Your objective ->
Transcribe every line of the listing below without any deviation.

----

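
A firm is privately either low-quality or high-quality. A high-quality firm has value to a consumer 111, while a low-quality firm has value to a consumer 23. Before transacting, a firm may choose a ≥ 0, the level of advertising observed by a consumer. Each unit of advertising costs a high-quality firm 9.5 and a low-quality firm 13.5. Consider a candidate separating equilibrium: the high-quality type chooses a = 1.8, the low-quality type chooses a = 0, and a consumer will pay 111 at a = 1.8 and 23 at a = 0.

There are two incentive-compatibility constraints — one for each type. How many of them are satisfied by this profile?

Low-quality type: stay at 0 → 23; mimic → 111 − 13.5 × 1.8 = 86.7. IC fails (23 < 86.7).
High-quality type: signal → 111 − 9.5 × 1.8 = 93.9; deviate to 0 → 23. IC holds (93.9 ≥ 23).
1 of 2 constraints hold, so this profile is not an equilibrium.

1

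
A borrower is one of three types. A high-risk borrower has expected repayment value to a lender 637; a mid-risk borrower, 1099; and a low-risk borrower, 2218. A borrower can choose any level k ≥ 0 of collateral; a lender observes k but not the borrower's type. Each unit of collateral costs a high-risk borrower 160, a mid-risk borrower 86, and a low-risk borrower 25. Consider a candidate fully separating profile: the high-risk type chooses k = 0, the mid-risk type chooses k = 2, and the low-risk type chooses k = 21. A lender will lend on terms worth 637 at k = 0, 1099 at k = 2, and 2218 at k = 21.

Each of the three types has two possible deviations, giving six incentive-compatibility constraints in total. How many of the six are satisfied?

5

Low-risk (own payoff 2218 − 25×21 = 1693): to k=0 gives 637 → no gain ✓; to k=2 gives 1099 − 25×2 = 1049 → no gain ✓.
High-risk (own payoff 637): to k=2 gives 1099 − 160×2 = 779 → profitable ✗; to k=21 gives 2218 − 160×21 = -1142 → no gain ✓.
Mid-risk (own payoff 1099 − 86×2 = 927): to k=0 gives 637 → no gain ✓; to k=21 gives 2218 − 86×21 = 412 → no gain ✓.
5 of the 6 constraints hold; not an equilibrium.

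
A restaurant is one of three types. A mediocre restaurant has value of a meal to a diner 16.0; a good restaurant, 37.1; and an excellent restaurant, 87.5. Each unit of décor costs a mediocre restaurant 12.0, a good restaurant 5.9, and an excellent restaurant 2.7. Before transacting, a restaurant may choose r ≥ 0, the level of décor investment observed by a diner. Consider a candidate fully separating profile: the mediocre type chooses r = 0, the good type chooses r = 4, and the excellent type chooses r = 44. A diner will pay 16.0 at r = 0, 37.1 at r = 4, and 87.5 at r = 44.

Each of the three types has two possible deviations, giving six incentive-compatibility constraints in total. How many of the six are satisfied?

Excellent (own payoff 87.5 − 2.7×44 = -31.3): to r=0 gives 16.0 → profitable ✗; to r=4 gives 37.1 − 2.7×4 = 26.3 → profitable ✗.
Mediocre (own payoff 16.0): to r=4 gives 37.1 − 12.0×4 = -10.9 → no gain ✓; to r=44 gives 87.5 − 12.0×44 = -440.5 → no gain ✓.
Good (own payoff 37.1 − 5.9×4 = 13.5): to r=0 gives 16.0 → profitable ✗; to r=44 gives 87.5 − 5.9×44 = -172.1 → no gain ✓.
3 of the 6 constraints hold; not an equilibrium.

3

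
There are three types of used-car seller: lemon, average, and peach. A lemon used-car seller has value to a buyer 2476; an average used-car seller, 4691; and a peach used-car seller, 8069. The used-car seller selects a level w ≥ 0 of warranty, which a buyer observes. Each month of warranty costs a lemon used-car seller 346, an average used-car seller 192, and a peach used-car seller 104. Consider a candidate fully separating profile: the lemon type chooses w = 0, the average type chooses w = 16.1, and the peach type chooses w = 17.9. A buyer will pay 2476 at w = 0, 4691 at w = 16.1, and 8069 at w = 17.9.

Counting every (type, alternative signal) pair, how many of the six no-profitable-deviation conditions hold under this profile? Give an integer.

4

Lemon (own payoff 2476): to w=16.1 gives 4691 − 346×16.1 = -879.6 → no gain ✓; to w=17.9 gives 8069 − 346×17.9 = 1875.6 → no gain ✓.
Average (own payoff 4691 − 192×16.1 = 1599.8): to w=0 gives 2476 → profitable ✗; to w=17.9 gives 8069 − 192×17.9 = 4632.2 → profitable ✗.
Peach (own payoff 8069 − 104×17.9 = 6207.4): to w=0 gives 2476 → no gain ✓; to w=16.1 gives 4691 − 104×16.1 = 3016.6 → no gain ✓.
4 of the 6 constraints hold; not an equilibrium.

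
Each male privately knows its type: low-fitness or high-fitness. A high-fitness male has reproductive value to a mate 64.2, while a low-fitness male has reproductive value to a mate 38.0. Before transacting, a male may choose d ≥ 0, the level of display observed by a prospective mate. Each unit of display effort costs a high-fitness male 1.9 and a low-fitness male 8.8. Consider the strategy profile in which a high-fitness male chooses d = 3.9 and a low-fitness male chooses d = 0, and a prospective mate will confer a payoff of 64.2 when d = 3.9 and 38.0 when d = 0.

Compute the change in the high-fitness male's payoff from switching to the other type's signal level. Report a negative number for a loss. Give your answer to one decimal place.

-18.8

Playing d = 3.9 the high-fitness male receives 64.2 − 1.9 × 3.9 = 56.79.
Deviating to d = 0 yields 38.0 instead.
Gain from deviating: 38.0 − 56.79 = -18.79, i.e. -18.8 to one decimal place.
The gain is negative, so the high-fitness type's incentive-compatibility constraint is satisfied.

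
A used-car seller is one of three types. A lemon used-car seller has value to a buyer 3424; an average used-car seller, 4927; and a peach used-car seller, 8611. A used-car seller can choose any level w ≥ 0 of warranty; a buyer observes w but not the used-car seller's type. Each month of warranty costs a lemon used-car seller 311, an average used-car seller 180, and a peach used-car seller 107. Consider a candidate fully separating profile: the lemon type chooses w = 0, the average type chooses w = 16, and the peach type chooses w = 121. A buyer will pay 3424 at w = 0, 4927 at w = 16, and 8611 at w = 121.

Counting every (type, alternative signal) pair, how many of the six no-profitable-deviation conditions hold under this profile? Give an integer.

3

Peach (own payoff 8611 − 107×121 = -4336): to w=0 gives 3424 → profitable ✗; to w=16 gives 4927 − 107×16 = 3215 → profitable ✗.
Average (own payoff 4927 − 180×16 = 2047): to w=0 gives 3424 → profitable ✗; to w=121 gives 8611 − 180×121 = -13169 → no gain ✓.
Lemon (own payoff 3424): to w=16 gives 4927 − 311×16 = -49 → no gain ✓; to w=121 gives 8611 − 311×121 = -29020 → no gain ✓.
3 of the 6 constraints hold; not an equilibrium.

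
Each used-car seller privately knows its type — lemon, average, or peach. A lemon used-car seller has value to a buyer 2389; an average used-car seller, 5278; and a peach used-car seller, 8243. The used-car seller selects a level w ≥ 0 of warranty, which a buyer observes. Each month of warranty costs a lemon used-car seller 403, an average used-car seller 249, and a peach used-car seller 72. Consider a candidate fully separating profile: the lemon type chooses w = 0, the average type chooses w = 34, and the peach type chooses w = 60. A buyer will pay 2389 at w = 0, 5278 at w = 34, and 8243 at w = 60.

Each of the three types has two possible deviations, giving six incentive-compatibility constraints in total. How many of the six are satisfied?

Peach (own payoff 8243 − 72×60 = 3923): to w=0 gives 2389 → no gain ✓; to w=34 gives 5278 − 72×34 = 2830 → no gain ✓.
Lemon (own payoff 2389): to w=34 gives 5278 − 403×34 = -8424 → no gain ✓; to w=60 gives 8243 − 403×60 = -15937 → no gain ✓.
Average (own payoff 5278 − 249×34 = -3188): to w=0 gives 2389 → profitable ✗; to w=60 gives 8243 − 249×60 = -6697 → no gain ✓.
5 of the 6 constraints hold; not an equilibrium.

5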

----

Solution to this problem ->
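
A firm is privately either low-quality or high-quality. A high-quality firm has value to a consumer 111, while a low-quality firm has value to a consumer 23. Before transacting, a firm may choose a ≥ 0, the level of advertising observed by a consumer. Each unit of advertising costs a high-quality firm 9.5 and a low-quality firm 13.5. Consider a candidate separating equilibrium: the high-quality type chooses a = 1.8, the low-quality type chooses a = 0, and a consumer will pay 111 at a = 1.8 and 23 at a = 0.

There are two incentive-compatibility constraints — one for each type. How many of them are satisfied by this profile?

Low-quality type: stay at 0 → 23; mimic → 111 − 13.5 × 1.8 = 86.7. IC fails (23 < 86.7).
High-quality type: signal → 111 − 9.5 × 1.8 = 93.9; deviate to 0 → 23. IC holds (93.9 ≥ 23).
1 of 2 constraints hold, so this profile is not an equilibrium.

1

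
A borrower is one of three types. A high-risk borrower has expected repayment value to a lender 637; a mid-risk borrower, 1099; and a low-risk borrower, 2218. A borrower can choose any level k ≥ 0 of collateral; a lender observes k but not the borrower's type. Each unit of collateral costs a high-risk borrower 160, a mid-risk borrower 86, and a low-risk borrower 25. Consider a candidate fully separating profile: the high-risk type chooses k = 0, the mid-risk type chooses k = 2, and the low-risk type chooses k = 21. A lender will lend on terms worth 637 at k = 0, 1099 at k = 2, and 2218 at k = 21.

Each of the three types has two possible deviations, giving six incentive-compatibility constraints in total. How many of the six are satisfied?

5

Low-risk (own payoff 2218 − 25×21 = 1693): to k=0 gives 637 → no gain ✓; to k=2 gives 1099 − 25×2 = 1049 → no gain ✓.
High-risk (own payoff 637): to k=2 gives 1099 − 160×2 = 779 → profitable ✗; to k=21 gives 2218 − 160×21 = -1142 → no gain ✓.
Mid-risk (own payoff 1099 − 86×2 = 927): to k=0 gives 637 → no gain ✓; to k=21 gives 2218 − 86×21 = 412 → no gain ✓.
5 of the 6 constraints hold; not an equilibrium.

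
A restaurant is one of three types. A mediocre restaurant has value of a meal to a diner 16.0; a good restaurant, 37.1; and an excellent restaurant, 87.5. Each unit of décor costs a mediocre restaurant 12.0, a good restaurant 5.9, and an excellent restaurant 2.7. Before transacting, a restaurant may choose r ≥ 0, the level of décor investment observed by a diner. Consider a candidate fully separating profile: the mediocre type chooses r = 0, the good type chooses r = 4, and the excellent type chooses r = 44. A diner will pay 16.0 at r = 0, 37.1 at r = 4, and 87.5 at r = 44.

Each of the three types has two possible deviations, giving six incentive-compatibility constraints in total. How many of the six are satisfied?

Excellent (own payoff 87.5 − 2.7×44 = -31.3): to r=0 gives 16.0 → profitable ✗; to r=4 gives 37.1 − 2.7×4 = 26.3 → profitable ✗.
Mediocre (own payoff 16.0): to r=4 gives 37.1 − 12.0×4 = -10.9 → no gain ✓; to r=44 gives 87.5 − 12.0×44 = -440.5 → no gain ✓.
Good (own payoff 37.1 − 5.9×4 = 13.5): to r=0 gives 16.0 → profitable ✗; to r=44 gives 87.5 − 5.9×44 = -172.1 → no gain ✓.
3 of the 6 constraints hold; not an equilibrium.

3

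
There are three types of used-car seller: lemon, average, and peach. A lemon used-car seller has value to a buyer 2476; an average used-car seller, 4691; and a peach used-car seller, 8069. The used-car seller selects a level w ≥ 0 of warranty, which a buyer observes. Each month of warranty costs a lemon used-car seller 346, an average used-car seller 192, and a peach used-car seller 104. Consider a candidate fully separating profile: the lemon type chooses w = 0, the average type chooses w = 16.1, and the peach type chooses w = 17.9. A buyer will pay 2476 at w = 0, 4691 at w = 16.1, and 8069 at w = 17.9.

Counting every (type, alternative signal) pair, how many of the six no-profitable-deviation conditions hold under this profile? Give an integer.

4

Lemon (own payoff 2476): to w=16.1 gives 4691 − 346×16.1 = -879.6 → no gain ✓; to w=17.9 gives 8069 − 346×17.9 = 1875.6 → no gain ✓.
Average (own payoff 4691 − 192×16.1 = 1599.8): to w=0 gives 2476 → profitable ✗; to w=17.9 gives 8069 − 192×17.9 = 4632.2 → profitable ✗.
Peach (own payoff 8069 − 104×17.9 = 6207.4): to w=0 gives 2476 → no gain ✓; to w=16.1 gives 4691 − 104×16.1 = 3016.6 → no gain ✓.
4 of the 6 constraints hold; not an equilibrium.

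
Each male privately knows its type: low-fitness or high-fitness. A high-fitness male has reproductive value to a mate 64.2, while a low-fitness male has reproductive value to a mate 38.0. Before transacting, a male may choose d ≥ 0, the level of display observed by a prospective mate. Each unit of display effort costs a high-fitness male 1.9 and a low-fitness male 8.8. Consider the strategy profile in which a high-fitness male chooses d = 3.9 and a low-fitness male chooses d = 0, and a prospective mate will confer a payoff of 64.2 when d = 3.9 and 38.0 when d = 0.

Compute the change in the high-fitness male's payoff from switching to the other type's signal level. Report a negative number for a loss. Give your answer to one decimal place.

-18.8

Playing d = 3.9 the high-fitness male receives 64.2 − 1.9 × 3.9 = 56.79.
Deviating to d = 0 yields 38.0 instead.
Gain from deviating: 38.0 − 56.79 = -18.79, i.e. -18.8 to one decimal place.
The gain is negative, so the high-fitness type's incentive-compatibility constraint is satisfied.

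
A used-car seller is one of three types. A lemon used-car seller has value to a buyer 3424; an average used-car seller, 4927; and a peach used-car seller, 8611. A used-car seller can choose any level w ≥ 0 of warranty; a buyer observes w but not the used-car seller's type. Each month of warranty costs a lemon used-car seller 311, an average used-car seller 180, and a peach used-car seller 107. Consider a candidate fully separating profile: the lemon type chooses w = 0, the average type chooses w = 16, and the peach type chooses w = 121. A buyer will pay 3424 at w = 0, 4927 at w = 16, and 8611 at w = 121.

Counting every (type, alternative signal) pair, how many of the six no-profitable-deviation conditions hold under this profile? Give an integer.

3

Peach (own payoff 8611 − 107×121 = -4336): to w=0 gives 3424 → profitable ✗; to w=16 gives 4927 − 107×16 = 3215 → profitable ✗.
Average (own payoff 4927 − 180×16 = 2047): to w=0 gives 3424 → profitable ✗; to w=121 gives 8611 − 180×121 = -13169 → no gain ✓.
Lemon (own payoff 3424): to w=16 gives 4927 − 311×16 = -49 → no gain ✓; to w=121 gives 8611 − 311×121 = -29020 → no gain ✓.
3 of the 6 constraints hold; not an equilibrium.

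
Each used-car seller privately knows its type — lemon, average, or peach. A lemon used-car seller has value to a buyer 2389; an average used-car seller, 5278; and a peach used-car seller, 8243. The used-car seller selects a level w ≥ 0 of warranty, which a buyer observes. Each month of warranty costs a lemon used-car seller 403, an average used-car seller 249, and a peach used-car seller 72. Consider a candidate fully separating profile: the lemon type chooses w = 0, the average type chooses w = 34, and the peach type chooses w = 60. A buyer will pay 2389 at w = 0, 5278 at w = 34, and 8243 at w = 60.

Each of the three types has two possible deviations, giving six incentive-compatibility constraints in total. How many of the six are satisfied?

Peach (own payoff 8243 − 72×60 = 3923): to w=0 gives 2389 → no gain ✓; to w=34 gives 5278 − 72×34 = 2830 → no gain ✓.
Lemon (own payoff 2389): to w=34 gives 5278 − 403×34 = -8424 → no gain ✓; to w=60 gives 8243 − 403×60 = -15937 → no gain ✓.
Average (own payoff 5278 − 249×34 = -3188): to w=0 gives 2389 → profitable ✗; to w=60 gives 8243 − 249×60 = -6697 → no gain ✓.
5 of the 6 constraints hold; not an equilibrium.

5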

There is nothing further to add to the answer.